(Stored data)
_ _ _ _
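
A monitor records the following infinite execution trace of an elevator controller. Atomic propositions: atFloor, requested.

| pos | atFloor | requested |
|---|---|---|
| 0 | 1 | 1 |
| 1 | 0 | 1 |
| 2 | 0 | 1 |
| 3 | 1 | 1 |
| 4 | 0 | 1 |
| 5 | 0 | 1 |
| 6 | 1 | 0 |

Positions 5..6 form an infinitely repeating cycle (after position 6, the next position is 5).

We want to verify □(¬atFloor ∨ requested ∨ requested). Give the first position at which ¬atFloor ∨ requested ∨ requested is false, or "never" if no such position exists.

Check ¬atFloor ∨ requested ∨ requested at each position in order: 0 ✓, 1 ✓, 2 ✓, 3 ✓, 4 ✓, 5 ✓.
At position 6 the labels are {atFloor}, so ¬atFloor ∨ requested ∨ requested is false there. This is the first violation.

6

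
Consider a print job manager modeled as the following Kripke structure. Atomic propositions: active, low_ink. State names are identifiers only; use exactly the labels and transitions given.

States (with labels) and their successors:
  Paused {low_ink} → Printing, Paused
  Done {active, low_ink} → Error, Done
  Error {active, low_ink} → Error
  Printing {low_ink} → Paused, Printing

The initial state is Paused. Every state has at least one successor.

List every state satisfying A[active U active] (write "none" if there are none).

{Done, Error}

States satisfying active: {Done, Error}.
States satisfying A[active U active]: {Done, Error}.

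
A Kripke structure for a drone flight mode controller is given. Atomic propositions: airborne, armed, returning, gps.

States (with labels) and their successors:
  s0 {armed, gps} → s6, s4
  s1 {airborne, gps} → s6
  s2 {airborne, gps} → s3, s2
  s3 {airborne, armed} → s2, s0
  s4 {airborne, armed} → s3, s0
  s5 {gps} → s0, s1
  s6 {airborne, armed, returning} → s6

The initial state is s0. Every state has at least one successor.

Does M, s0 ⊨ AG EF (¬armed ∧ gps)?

Violated

States satisfying EF (¬armed ∧ gps): {s0, s1, s2, s3, s4, s5}.
States satisfying AG EF (¬armed ∧ gps): ∅.
s6 is reachable from s0 and violates EF (¬armed ∧ gps), so AG fails at s0.
s0 ∉ Sat(AG EF (¬armed ∧ gps)).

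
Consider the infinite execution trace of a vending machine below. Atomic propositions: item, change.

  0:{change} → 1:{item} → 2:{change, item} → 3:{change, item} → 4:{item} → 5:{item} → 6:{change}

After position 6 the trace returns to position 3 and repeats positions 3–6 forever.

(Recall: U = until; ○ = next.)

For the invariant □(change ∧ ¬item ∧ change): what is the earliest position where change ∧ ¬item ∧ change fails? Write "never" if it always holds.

1

Check change ∧ ¬item ∧ change at each position in order: 0 ✓.
At position 1 the labels are {item}, so change ∧ ¬item ∧ change is false there. This is the first violation.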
_ _ _ _
### [EXERCISE AIM]
Repeat each line of the data exactly, missing none.

### [ANSWER FOR THIS EXERCISE]
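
A monitor records the following infinite execution trace of an elevator controller. Atomic propositions: atFloor, requested.

| pos | atFloor | requested |
|---|---|---|
| 0 | 1 | 1 |
| 1 | 0 | 1 |
| 2 | 0 | 1 |
| 3 | 1 | 1 |
| 4 | 0 | 1 |
| 5 | 0 | 1 |
| 6 | 1 | 0 |

Positions 5..6 form an infinitely repeating cycle (after position 6, the next position is 5).

We want to verify □(¬atFloor ∨ requested ∨ requested). Give the first position at which ¬atFloor ∨ requested ∨ requested is false, or "never" if no such position exists.

Check ¬atFloor ∨ requested ∨ requested at each position in order: 0 ✓, 1 ✓, 2 ✓, 3 ✓, 4 ✓, 5 ✓.
At position 6 the labels are {atFloor}, so ¬atFloor ∨ requested ∨ requested is false there. This is the first violation.

6

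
Consider a print job manager modeled as the following Kripke structure. Atomic propositions: active, low_ink. State names are identifiers only; use exactly the labels and transitions given.

States (with labels) and their successors:
  Paused {low_ink} → Printing, Paused
  Done {active, low_ink} → Error, Done
  Error {active, low_ink} → Error
  Printing {low_ink} → Paused, Printing

The initial state is Paused. Every state has at least one successor.

List every state satisfying A[active U active] (write "none" if there are none).

{Done, Error}

States satisfying active: {Done, Error}.
States satisfying A[active U active]: {Done, Error}.

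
A Kripke structure for a drone flight mode controller is given. Atomic propositions: airborne, armed, returning, gps.

States (with labels) and their successors:
  s0 {armed, gps} → s6, s4
  s1 {airborne, gps} → s6
  s2 {airborne, gps} → s3, s2
  s3 {airborne, armed} → s2, s0
  s4 {airborne, armed} → s3, s0
  s5 {gps} → s0, s1
  s6 {airborne, armed, returning} → s6

The initial state is s0. Every state has at least one successor.

Does M, s0 ⊨ AG EF (¬armed ∧ gps)?

Violated

States satisfying EF (¬armed ∧ gps): {s0, s1, s2, s3, s4, s5}.
States satisfying AG EF (¬armed ∧ gps): ∅.
s6 is reachable from s0 and violates EF (¬armed ∧ gps), so AG fails at s0.
s0 ∉ Sat(AG EF (¬armed ∧ gps)).

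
Consider the infinite execution trace of a vending machine below. Atomic propositions: item, change.

  0:{change} → 1:{item} → 2:{change, item} → 3:{change, item} → 4:{item} → 5:{item} → 6:{change}

After position 6 the trace returns to position 3 and repeats positions 3–6 forever.

(Recall: U = until; ○ = next.)

For the invariant □(change ∧ ¬item ∧ change): what is the earliest position where change ∧ ¬item ∧ change fails? Write "never" if it always holds.

1

Check change ∧ ¬item ∧ change at each position in order: 0 ✓.
At position 1 the labels are {item}, so change ∧ ¬item ∧ change is false there. This is the first violation.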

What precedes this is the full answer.